Raw data below:

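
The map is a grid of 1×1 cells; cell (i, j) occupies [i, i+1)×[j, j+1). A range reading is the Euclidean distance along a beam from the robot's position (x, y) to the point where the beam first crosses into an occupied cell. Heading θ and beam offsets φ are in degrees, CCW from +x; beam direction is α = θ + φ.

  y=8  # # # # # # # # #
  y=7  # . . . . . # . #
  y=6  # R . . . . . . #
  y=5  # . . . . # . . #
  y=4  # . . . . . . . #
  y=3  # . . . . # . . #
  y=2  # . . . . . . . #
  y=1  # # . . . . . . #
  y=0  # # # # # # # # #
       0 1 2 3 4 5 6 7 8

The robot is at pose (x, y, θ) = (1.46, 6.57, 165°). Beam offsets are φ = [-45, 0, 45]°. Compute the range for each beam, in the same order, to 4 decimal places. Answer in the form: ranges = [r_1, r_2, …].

ranges = [0.9200, 0.4762, 0.5312]

beam 1: φ=-45°, α=120°
  dir = (cos 120°, sin 120°) = (-0.5000, 0.8660); from cell (1,6)
  next x-line at t=0.9200, next y-line at t=0.4965; Δt_x=2.0000, Δt_y=1.1547
    y: enter (1,7) at t=0.4965
    x: enter (0,7) at t=0.9200 ← occupied
  → r_1 = 0.9200
beam 2: φ=0°, α=165°
  dir = (cos 165°, sin 165°) = (-0.9659, 0.2588); from cell (1,6)
  next x-line at t=0.4762, next y-line at t=1.6614; Δt_x=1.0353, Δt_y=3.8637
    x: enter (0,6) at t=0.4762 ← occupied
  → r_2 = 0.4762
beam 3: φ=45°, α=210°
  dir = (cos 210°, sin 210°) = (-0.8660, -0.5000); from cell (1,6)
  next x-line at t=0.5312, next y-line at t=1.1400; Δt_x=1.1547, Δt_y=2.0000
    x: enter (0,6) at t=0.5312 ← occupied
  → r_3 = 0.5312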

End of Raw data.

Could the entire listing be reproduced without any alteration?

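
The map is a grid of 1×1 cells; cell (i, j) occupies [i, i+1)×[j, j+1). A range reading is the Euclidean distance along a beam from the robot's position (x, y) to the point where the beam first crosses into an occupied cell. Heading θ and beam offsets φ are in degrees, CCW from +x; beam direction is α = θ + φ.

  y=8  # # # # # # # # #
  y=7  # . . . . . # . #
  y=6  # R . . . . . . #
  y=5  # . . . . # . . #
  y=4  # . . . . . . . #
  y=3  # . . . . # . . #
  y=2  # . . . . . . . #
  y=1  # # . . . . . . #
  y=0  # # # # # # # # #
       0 1 2 3 4 5 6 7 8

The robot is at pose (x, y, θ) = (1.46, 6.57, 165°). Beam offsets are φ = [-45, 0, 45]°. Compute the range for each beam, in the same order, to 4 decimal places. Answer in the form: ranges = [r_1, r_2, …].

ranges = [0.9200, 0.4762, 0.5312]

beam 1: φ=-45°, α=120°
  dir = (cos 120°, sin 120°) = (-0.5000, 0.8660); from cell (1,6)
  next x-line at t=0.9200, next y-line at t=0.4965; Δt_x=2.0000, Δt_y=1.1547
    y: enter (1,7) at t=0.4965
    x: enter (0,7) at t=0.9200 ← occupied
  → r_1 = 0.9200
beam 2: φ=0°, α=165°
  dir = (cos 165°, sin 165°) = (-0.9659, 0.2588); from cell (1,6)
  next x-line at t=0.4762, next y-line at t=1.6614; Δt_x=1.0353, Δt_y=3.8637
    x: enter (0,6) at t=0.4762 ← occupied
  → r_2 = 0.4762
beam 3: φ=45°, α=210°
  dir = (cos 210°, sin 210°) = (-0.8660, -0.5000); from cell (1,6)
  next x-line at t=0.5312, next y-line at t=1.1400; Δt_x=1.1547, Δt_y=2.0000
    x: enter (0,6) at t=0.5312 ← occupied
  → r_3 = 0.5312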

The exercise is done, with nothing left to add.